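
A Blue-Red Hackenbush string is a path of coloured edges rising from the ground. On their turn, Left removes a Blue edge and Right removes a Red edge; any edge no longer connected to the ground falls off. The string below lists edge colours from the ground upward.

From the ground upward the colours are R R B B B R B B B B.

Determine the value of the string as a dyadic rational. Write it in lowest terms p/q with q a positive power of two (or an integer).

-289/256

g_1 [R]  L=[∅]  R=[0]  -> -1
g_2 [RR]  L=[∅]  R=[-1; 0]  -> -2
g_3 [RRB]  L=[-2]  R=[-1; 0]  -> -3/2
g_4 [RRBB]  L=[-2; -3/2]  R=[-1; 0]  -> -5/4
g_5 [RRBBB]  L=[-2; -3/2; -5/4]  R=[-1; 0]  -> -9/8
g_6 [RRBBBR]  L=[-2; -3/2; -5/4]  R=[-9/8; -1; 0]  -> -19/16
g_7 [RRBBBRB]  L=[-2; -3/2; -5/4; -19/16]  R=[-9/8; -1; 0]  -> -37/32
g_8 [RRBBBRBB]  L=[-2; -3/2; -5/4; -19/16; -37/32]  R=[-9/8; -1; 0]  -> -73/64
g_9 [RRBBBRBBB]  L=[-2; -3/2; -5/4; -19/16; -37/32; -73/64]  R=[-9/8; -1; 0]  -> -145/128
g_10 [RRBBBRBBBB]  L=[-2; -3/2; -5/4; -19/16; -37/32; -73/64; -145/128]  R=[-9/8; -1; 0]  -> -289/256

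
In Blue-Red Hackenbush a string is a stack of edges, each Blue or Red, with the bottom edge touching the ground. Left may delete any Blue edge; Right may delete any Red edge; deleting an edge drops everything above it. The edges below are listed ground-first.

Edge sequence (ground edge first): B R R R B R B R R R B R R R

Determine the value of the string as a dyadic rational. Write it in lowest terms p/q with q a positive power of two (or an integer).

1297/8192

Prefix values for B R R R B R B R R R B R R R via {L|R} + simplicity:
B: Left { 0 }, Right { (no moves) } -> simplest 1
BR: Left { 0 }, Right { 1 } -> simplest 1/2
BRR: Left { 0 }, Right { 1/2 1 } -> simplest 1/4
BRRR: Left { 0 }, Right { 1/4 1/2 1 } -> simplest 1/8
BRRRB: Left { 0 1/8 }, Right { 1/4 1/2 1 } -> simplest 3/16
BRRRBR: Left { 0 1/8 }, Right { 3/16 1/4 1/2 1 } -> simplest 5/32
BRRRBRB: Left { 0 1/8 5/32 }, Right { 3/16 1/4 1/2 1 } -> simplest 11/64
BRRRBRBR: Left { 0 1/8 5/32 }, Right { 11/64 3/16 1/4 1/2 1 } -> simplest 21/128
BRRRBRBRR: Left { 0 1/8 5/32 }, Right { 21/128 11/64 3/16 1/4 1/2 1 } -> simplest 41/256
BRRRBRBRRR: Left { 0 1/8 5/32 }, Right { 41/256 21/128 11/64 3/16 1/4 1/2 1 } -> simplest 81/512
BRRRBRBRRRB: Left { 0 1/8 5/32 81/512 }, Right { 41/256 21/128 11/64 3/16 1/4 1/2 1 } -> simplest 163/1024
BRRRBRBRRRBR: Left { 0 1/8 5/32 81/512 }, Right { 163/1024 41/256 21/128 11/64 3/16 1/4 1/2 1 } -> simplest 325/2048
BRRRBRBRRRBRR: Left { 0 1/8 5/32 81/512 }, Right { 325/2048 163/1024 41/256 21/128 11/64 3/16 1/4 1/2 1 } -> simplest 649/4096
BRRRBRBRRRBRRR: Left { 0 1/8 5/32 81/512 }, Right { 649/4096 325/2048 163/1024 41/256 21/128 11/64 3/16 1/4 1/2 1 } -> simplest 1297/8192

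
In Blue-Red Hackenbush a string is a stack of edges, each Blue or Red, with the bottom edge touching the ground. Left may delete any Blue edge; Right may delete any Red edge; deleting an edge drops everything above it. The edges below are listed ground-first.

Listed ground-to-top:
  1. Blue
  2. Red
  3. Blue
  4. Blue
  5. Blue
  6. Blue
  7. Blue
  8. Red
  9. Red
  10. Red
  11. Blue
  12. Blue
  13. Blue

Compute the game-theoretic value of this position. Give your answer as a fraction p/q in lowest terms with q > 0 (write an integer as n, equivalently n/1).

1 of 13 · B · max L 0 · min R +∞ ⇒ 1
2 of 13 · BR · max L 0 · min R 1 ⇒ 1/2
3 of 13 · BRB · max L 1/2 · min R 1 ⇒ 3/4
4 of 13 · BRBB · max L 3/4 · min R 1 ⇒ 7/8
5 of 13 · BRBBB · max L 7/8 · min R 1 ⇒ 15/16
6 of 13 · BRBBBB · max L 15/16 · min R 1 ⇒ 31/32
7 of 13 · BRBBBBB · max L 31/32 · min R 1 ⇒ 63/64
8 of 13 · BRBBBBBR · max L 31/32 · min R 63/64 ⇒ 125/128
9 of 13 · BRBBBBBRR · max L 31/32 · min R 125/128 ⇒ 249/256
10 of 13 · BRBBBBBRRR · max L 31/32 · min R 249/256 ⇒ 497/512
11 of 13 · BRBBBBBRRRB · max L 497/512 · min R 249/256 ⇒ 995/1024
12 of 13 · BRBBBBBRRRBB · max L 995/1024 · min R 249/256 ⇒ 1991/2048
13 of 13 · BRBBBBBRRRBBB · max L 1991/2048 · min R 249/256 ⇒ 3983/4096

3983/4096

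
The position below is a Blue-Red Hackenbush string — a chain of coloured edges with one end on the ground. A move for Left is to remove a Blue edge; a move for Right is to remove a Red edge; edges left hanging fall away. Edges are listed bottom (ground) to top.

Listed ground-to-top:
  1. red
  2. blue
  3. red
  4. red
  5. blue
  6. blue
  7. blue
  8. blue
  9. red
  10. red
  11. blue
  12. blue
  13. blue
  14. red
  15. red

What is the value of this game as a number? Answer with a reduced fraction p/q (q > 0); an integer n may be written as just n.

Prefix values for red blue red red blue blue blue blue red red blue blue blue red red via {L|R} + simplicity:
G_1 [r]  L=[none]  R=[0]  = -1
G_2 [rb]  L=[-1]  R=[0]  = -1/2
G_3 [rbr]  L=[-1]  R=[-1/2 0]  = -3/4
G_4 [rbrr]  L=[-1]  R=[-3/4 -1/2 0]  = -7/8
G_5 [rbrrb]  L=[-1 -7/8]  R=[-3/4 -1/2 0]  = -13/16
G_6 [rbrrbb]  L=[-1 -7/8 -13/16]  R=[-3/4 -1/2 0]  = -25/32
G_7 [rbrrbbb]  L=[-1 -7/8 -13/16 -25/32]  R=[-3/4 -1/2 0]  = -49/64
G_8 [rbrrbbbb]  L=[-1 -7/8 -13/16 -25/32 -49/64]  R=[-3/4 -1/2 0]  = -97/128
G_9 [rbrrbbbbr]  L=[-1 -7/8 -13/16 -25/32 -49/64]  R=[-97/128 -3/4 -1/2 0]  = -195/256
G_10 [rbrrbbbbrr]  L=[-1 -7/8 -13/16 -25/32 -49/64]  R=[-195/256 -97/128 -3/4 -1/2 0]  = -391/512
G_11 [rbrrbbbbrrb]  L=[-1 -7/8 -13/16 -25/32 -49/64 -391/512]  R=[-195/256 -97/128 -3/4 -1/2 0]  = -781/1024
G_12 [rbrrbbbbrrbb]  L=[-1 -7/8 -13/16 -25/32 -49/64 -391/512 -781/1024]  R=[-195/256 -97/128 -3/4 -1/2 0]  = -1561/2048
G_13 [rbrrbbbbrrbbb]  L=[-1 -7/8 -13/16 -25/32 -49/64 -391/512 -781/1024 -1561/2048]  R=[-195/256 -97/128 -3/4 -1/2 0]  = -3121/4096
G_14 [rbrrbbbbrrbbbr]  L=[-1 -7/8 -13/16 -25/32 -49/64 -391/512 -781/1024 -1561/2048]  R=[-3121/4096 -195/256 -97/128 -3/4 -1/2 0]  = -6243/8192
G_15 [rbrrbbbbrrbbbrr]  L=[-1 -7/8 -13/16 -25/32 -49/64 -391/512 -781/1024 -1561/2048]  R=[-6243/8192 -3121/4096 -195/256 -97/128 -3/4 -1/2 0]  = -12487/16384

-12487/16384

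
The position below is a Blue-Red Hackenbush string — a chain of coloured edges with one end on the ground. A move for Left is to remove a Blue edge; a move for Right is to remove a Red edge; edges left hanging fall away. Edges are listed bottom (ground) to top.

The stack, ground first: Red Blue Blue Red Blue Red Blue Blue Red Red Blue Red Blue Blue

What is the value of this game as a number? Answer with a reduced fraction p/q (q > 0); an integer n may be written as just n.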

■ THE PROBLEM: From the first line of the listing above to the line with "Edge sequence (ground", please transcribe each line exactly, both ends included, and nothing beyond that.

■ SOLVED EXERCISE:
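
A Blue-Red Hackenbush string is a path of coloured edges rising from the ground. On their turn, Left removes a Blue edge and Right removes a Red edge; any edge no longer connected to the ground falls off. The string below lists edge colours from the ground upward.

From the ground upward the colours are R R B B B R B B B B.

Determine the value of the string as a dyadic rational. Write it in lowest terms p/q with q a positive power of two (or an integer).

-289/256

g_1 [R]  L=[∅]  R=[0]  -> -1
g_2 [RR]  L=[∅]  R=[-1; 0]  -> -2
g_3 [RRB]  L=[-2]  R=[-1; 0]  -> -3/2
g_4 [RRBB]  L=[-2; -3/2]  R=[-1; 0]  -> -5/4
g_5 [RRBBB]  L=[-2; -3/2; -5/4]  R=[-1; 0]  -> -9/8
g_6 [RRBBBR]  L=[-2; -3/2; -5/4]  R=[-9/8; -1; 0]  -> -19/16
g_7 [RRBBBRB]  L=[-2; -3/2; -5/4; -19/16]  R=[-9/8; -1; 0]  -> -37/32
g_8 [RRBBBRBB]  L=[-2; -3/2; -5/4; -19/16; -37/32]  R=[-9/8; -1; 0]  -> -73/64
g_9 [RRBBBRBBB]  L=[-2; -3/2; -5/4; -19/16; -37/32; -73/64]  R=[-9/8; -1; 0]  -> -145/128
g_10 [RRBBBRBBBB]  L=[-2; -3/2; -5/4; -19/16; -37/32; -73/64; -145/128]  R=[-9/8; -1; 0]  -> -289/256

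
In Blue-Red Hackenbush a string is a stack of edges, each Blue or Red, with the bottom edge touching the ground. Left may delete any Blue edge; Right may delete any Red edge; deleting an edge drops everything above it. The edges below are listed ground-first.

Edge sequence (ground edge first): B R R R B R B R R R B R R R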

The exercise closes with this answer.